(Saved entries)

..............................

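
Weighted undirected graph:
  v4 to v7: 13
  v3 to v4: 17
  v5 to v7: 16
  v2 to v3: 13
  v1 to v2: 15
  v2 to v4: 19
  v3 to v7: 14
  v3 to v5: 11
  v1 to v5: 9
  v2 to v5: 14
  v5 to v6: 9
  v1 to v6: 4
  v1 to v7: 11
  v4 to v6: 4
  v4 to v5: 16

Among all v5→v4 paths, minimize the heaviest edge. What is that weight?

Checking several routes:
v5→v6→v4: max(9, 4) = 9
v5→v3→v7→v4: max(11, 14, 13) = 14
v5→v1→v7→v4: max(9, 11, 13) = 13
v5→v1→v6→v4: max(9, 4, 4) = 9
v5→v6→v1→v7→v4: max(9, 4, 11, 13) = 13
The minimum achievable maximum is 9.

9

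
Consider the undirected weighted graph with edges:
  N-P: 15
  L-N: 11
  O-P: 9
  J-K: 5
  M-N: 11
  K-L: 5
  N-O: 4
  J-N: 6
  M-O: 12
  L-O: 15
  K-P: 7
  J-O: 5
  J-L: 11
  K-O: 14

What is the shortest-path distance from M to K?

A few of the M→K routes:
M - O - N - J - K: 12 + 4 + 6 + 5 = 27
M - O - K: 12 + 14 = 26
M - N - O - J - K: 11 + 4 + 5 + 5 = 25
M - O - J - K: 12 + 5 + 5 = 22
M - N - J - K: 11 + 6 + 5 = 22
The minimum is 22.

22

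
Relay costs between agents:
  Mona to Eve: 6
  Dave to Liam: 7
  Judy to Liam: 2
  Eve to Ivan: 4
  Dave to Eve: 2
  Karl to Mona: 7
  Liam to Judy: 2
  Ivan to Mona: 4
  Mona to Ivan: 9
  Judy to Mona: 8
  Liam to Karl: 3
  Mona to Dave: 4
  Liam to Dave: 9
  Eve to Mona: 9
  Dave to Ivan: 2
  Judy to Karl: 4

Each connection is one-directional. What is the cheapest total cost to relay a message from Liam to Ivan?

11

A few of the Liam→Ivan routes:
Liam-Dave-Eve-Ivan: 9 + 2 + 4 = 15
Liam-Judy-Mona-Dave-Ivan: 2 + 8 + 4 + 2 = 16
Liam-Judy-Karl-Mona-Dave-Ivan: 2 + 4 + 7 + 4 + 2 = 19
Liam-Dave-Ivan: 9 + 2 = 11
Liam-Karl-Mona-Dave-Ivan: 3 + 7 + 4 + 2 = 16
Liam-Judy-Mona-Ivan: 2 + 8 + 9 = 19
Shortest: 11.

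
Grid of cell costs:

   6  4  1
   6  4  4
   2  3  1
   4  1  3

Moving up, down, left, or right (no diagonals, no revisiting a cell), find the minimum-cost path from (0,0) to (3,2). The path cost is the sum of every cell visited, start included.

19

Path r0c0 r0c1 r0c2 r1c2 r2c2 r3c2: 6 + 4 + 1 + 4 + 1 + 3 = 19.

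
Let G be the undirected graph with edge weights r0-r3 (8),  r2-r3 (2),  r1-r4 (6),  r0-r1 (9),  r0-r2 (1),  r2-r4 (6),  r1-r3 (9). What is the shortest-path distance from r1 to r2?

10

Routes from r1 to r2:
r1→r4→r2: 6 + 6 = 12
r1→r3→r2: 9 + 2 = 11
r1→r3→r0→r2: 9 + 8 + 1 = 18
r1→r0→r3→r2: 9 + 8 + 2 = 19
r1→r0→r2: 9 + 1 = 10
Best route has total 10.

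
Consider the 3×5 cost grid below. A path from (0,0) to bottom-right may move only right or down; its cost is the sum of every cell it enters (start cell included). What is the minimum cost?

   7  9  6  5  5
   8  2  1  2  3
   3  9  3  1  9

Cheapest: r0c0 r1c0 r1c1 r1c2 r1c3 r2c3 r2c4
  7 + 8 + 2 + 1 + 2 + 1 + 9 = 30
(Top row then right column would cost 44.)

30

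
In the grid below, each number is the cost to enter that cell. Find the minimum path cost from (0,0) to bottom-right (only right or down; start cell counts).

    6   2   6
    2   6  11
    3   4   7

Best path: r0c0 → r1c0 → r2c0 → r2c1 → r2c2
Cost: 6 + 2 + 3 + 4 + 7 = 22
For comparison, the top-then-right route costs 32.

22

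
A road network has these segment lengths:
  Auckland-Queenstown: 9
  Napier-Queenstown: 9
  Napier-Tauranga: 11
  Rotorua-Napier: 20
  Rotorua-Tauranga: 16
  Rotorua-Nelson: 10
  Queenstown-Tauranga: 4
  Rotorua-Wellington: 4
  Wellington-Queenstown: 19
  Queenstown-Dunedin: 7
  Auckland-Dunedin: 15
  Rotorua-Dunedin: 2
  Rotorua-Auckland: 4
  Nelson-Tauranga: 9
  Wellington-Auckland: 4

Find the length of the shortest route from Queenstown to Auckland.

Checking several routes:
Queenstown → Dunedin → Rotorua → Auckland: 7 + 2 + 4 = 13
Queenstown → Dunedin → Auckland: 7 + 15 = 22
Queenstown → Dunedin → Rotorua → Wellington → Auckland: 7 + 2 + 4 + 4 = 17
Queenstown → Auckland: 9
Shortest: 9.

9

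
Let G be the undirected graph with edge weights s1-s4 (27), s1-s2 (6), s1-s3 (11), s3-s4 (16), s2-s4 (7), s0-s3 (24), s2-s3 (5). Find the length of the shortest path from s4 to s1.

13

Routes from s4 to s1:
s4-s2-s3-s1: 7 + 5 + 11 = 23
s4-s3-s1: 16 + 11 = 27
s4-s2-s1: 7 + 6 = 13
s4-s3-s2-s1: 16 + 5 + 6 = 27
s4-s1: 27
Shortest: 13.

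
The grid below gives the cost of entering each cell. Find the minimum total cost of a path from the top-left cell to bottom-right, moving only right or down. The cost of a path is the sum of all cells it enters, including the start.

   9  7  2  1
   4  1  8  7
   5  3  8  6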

..............................

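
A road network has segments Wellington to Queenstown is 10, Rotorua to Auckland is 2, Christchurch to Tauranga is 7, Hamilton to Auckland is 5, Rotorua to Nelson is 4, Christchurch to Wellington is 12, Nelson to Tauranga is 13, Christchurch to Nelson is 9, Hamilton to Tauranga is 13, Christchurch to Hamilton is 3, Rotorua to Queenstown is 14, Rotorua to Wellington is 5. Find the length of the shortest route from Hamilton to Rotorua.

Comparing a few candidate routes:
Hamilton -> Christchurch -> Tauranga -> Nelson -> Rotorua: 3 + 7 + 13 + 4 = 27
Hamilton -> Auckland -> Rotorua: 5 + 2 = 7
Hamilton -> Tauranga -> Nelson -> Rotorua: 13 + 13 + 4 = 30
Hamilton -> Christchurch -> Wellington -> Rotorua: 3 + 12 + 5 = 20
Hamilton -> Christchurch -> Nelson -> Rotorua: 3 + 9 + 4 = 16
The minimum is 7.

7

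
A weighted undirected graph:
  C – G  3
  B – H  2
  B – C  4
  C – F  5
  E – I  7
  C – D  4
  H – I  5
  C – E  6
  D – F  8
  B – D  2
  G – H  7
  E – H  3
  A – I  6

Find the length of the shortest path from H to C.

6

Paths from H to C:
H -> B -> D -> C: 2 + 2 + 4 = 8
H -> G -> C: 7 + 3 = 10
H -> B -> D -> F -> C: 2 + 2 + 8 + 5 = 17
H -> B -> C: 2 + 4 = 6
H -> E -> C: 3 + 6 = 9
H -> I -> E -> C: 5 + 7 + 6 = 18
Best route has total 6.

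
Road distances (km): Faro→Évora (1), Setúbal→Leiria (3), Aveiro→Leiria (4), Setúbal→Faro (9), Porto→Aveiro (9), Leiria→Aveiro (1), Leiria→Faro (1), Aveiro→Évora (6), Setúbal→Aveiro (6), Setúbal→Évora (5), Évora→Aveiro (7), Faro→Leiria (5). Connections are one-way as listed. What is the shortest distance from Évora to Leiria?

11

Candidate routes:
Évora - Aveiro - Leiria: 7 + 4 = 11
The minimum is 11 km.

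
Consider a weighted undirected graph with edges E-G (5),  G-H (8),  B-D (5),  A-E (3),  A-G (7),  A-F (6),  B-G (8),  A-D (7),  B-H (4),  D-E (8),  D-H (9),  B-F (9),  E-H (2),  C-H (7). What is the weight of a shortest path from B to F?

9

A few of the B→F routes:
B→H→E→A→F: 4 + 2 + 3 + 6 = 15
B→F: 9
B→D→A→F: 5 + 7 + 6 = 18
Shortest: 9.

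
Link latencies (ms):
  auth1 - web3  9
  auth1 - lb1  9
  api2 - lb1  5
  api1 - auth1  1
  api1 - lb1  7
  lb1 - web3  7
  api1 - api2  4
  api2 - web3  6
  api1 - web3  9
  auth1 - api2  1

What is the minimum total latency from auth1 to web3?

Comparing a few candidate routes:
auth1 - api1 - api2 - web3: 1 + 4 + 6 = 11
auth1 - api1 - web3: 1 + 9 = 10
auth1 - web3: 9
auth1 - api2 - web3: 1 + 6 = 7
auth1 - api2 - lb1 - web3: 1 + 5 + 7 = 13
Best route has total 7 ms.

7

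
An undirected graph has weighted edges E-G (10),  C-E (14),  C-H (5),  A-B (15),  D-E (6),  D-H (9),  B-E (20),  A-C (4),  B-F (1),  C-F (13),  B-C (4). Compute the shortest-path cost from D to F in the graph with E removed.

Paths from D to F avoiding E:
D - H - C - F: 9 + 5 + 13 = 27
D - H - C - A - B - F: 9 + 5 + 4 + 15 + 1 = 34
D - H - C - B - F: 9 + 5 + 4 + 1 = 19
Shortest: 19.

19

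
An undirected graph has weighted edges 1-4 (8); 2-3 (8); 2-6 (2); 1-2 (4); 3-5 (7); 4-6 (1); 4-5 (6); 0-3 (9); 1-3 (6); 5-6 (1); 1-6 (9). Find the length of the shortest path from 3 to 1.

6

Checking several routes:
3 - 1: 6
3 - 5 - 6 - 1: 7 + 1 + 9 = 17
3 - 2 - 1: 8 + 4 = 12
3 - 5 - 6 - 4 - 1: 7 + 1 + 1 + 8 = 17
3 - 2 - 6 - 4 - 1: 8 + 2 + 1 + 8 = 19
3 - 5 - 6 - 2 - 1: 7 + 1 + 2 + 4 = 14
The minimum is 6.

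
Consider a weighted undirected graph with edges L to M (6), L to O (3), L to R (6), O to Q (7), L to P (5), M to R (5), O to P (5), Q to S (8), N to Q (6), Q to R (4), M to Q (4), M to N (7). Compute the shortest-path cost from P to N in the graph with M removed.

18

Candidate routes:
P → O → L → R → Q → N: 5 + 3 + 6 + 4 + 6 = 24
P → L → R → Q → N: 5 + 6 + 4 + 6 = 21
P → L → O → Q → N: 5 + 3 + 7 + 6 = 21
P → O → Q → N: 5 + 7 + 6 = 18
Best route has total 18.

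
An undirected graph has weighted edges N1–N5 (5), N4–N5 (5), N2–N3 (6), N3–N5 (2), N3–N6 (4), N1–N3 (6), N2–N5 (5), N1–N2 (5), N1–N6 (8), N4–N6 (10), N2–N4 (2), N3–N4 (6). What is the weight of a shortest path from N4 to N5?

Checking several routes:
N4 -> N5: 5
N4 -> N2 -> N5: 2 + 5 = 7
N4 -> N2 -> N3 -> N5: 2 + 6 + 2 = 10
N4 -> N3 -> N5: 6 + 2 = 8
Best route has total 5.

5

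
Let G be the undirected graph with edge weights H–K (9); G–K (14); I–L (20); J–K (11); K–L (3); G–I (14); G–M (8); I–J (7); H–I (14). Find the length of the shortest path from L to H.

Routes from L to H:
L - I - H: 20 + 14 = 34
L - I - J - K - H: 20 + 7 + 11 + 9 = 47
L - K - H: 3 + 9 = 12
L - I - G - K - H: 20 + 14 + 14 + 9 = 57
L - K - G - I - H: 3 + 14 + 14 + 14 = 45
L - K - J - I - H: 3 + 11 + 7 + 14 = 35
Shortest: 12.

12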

..............................

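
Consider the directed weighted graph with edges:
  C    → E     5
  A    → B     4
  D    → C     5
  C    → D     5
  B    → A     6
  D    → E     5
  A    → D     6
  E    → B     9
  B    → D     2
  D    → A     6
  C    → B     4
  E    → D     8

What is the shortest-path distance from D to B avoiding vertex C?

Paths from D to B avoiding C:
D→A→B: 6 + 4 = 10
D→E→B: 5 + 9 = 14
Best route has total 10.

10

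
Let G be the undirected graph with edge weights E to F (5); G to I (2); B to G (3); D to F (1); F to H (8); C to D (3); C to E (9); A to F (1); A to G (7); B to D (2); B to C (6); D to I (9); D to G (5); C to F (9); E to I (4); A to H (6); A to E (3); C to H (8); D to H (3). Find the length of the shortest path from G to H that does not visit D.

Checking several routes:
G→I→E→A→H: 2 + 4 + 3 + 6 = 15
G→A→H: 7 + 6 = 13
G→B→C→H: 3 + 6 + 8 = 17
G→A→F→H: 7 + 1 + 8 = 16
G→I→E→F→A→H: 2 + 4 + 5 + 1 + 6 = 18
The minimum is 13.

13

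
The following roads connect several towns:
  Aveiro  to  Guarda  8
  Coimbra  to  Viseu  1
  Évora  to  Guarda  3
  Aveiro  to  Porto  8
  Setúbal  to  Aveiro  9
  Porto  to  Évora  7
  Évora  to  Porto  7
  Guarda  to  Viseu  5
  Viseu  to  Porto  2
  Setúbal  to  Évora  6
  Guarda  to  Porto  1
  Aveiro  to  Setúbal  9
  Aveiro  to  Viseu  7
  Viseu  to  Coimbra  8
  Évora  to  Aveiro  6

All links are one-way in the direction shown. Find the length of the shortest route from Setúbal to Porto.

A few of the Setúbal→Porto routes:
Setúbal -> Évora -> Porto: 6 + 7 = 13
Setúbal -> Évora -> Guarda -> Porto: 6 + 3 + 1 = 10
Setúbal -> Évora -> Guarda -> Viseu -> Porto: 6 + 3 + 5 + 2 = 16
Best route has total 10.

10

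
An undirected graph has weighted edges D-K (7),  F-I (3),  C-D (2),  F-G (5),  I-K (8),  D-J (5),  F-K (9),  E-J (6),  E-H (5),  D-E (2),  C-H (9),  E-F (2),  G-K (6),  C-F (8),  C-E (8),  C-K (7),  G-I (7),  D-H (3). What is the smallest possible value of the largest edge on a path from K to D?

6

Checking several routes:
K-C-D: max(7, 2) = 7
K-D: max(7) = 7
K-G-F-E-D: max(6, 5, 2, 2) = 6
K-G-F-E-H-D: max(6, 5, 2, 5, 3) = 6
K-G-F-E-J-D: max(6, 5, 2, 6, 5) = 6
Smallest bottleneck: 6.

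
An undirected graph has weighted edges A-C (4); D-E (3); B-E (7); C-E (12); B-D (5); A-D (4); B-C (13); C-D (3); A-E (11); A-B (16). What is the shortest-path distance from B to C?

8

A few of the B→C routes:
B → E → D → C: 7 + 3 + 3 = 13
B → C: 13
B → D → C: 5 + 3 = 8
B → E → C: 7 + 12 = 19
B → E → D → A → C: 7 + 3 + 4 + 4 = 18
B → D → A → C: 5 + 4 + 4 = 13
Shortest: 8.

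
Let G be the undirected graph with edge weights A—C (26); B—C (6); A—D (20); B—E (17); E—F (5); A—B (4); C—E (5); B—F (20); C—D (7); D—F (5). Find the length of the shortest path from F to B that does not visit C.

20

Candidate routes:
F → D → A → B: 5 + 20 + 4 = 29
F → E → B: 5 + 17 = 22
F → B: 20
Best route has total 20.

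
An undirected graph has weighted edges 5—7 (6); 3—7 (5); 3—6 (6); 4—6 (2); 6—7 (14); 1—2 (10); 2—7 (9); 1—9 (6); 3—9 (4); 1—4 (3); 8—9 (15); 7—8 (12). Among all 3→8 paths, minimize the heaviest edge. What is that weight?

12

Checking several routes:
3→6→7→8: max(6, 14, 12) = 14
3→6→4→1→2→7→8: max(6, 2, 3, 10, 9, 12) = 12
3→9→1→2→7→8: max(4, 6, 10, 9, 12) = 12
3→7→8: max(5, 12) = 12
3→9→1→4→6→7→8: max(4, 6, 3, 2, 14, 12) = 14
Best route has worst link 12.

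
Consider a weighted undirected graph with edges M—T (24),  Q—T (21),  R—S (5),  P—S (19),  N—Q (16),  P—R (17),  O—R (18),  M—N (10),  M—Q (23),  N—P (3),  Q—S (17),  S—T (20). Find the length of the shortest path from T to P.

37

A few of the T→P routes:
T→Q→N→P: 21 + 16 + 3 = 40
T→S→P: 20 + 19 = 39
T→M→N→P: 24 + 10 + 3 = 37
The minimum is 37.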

..............................

» Directions for this task: Within the entries, find all lines holding "below" and copy each one.

» Solution to the problem:
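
Consider the 3×5 cost grid below. A path from (0,0) to bottom-right may move only right or down; its cost is the sum of every cell it enters (start cell included). What is the minimum cost?
In the grid below, each number is the cost to enter that cell. Find the minimum path cost from (0,0) to bottom-right (only right or down; start cell counts).
The grid below gives the cost of entering each cell. Find the minimum total cost of a path from the top-left cell to bottom-right, moving only right or down. The cost of a path is the sum of all cells it enters, including the start.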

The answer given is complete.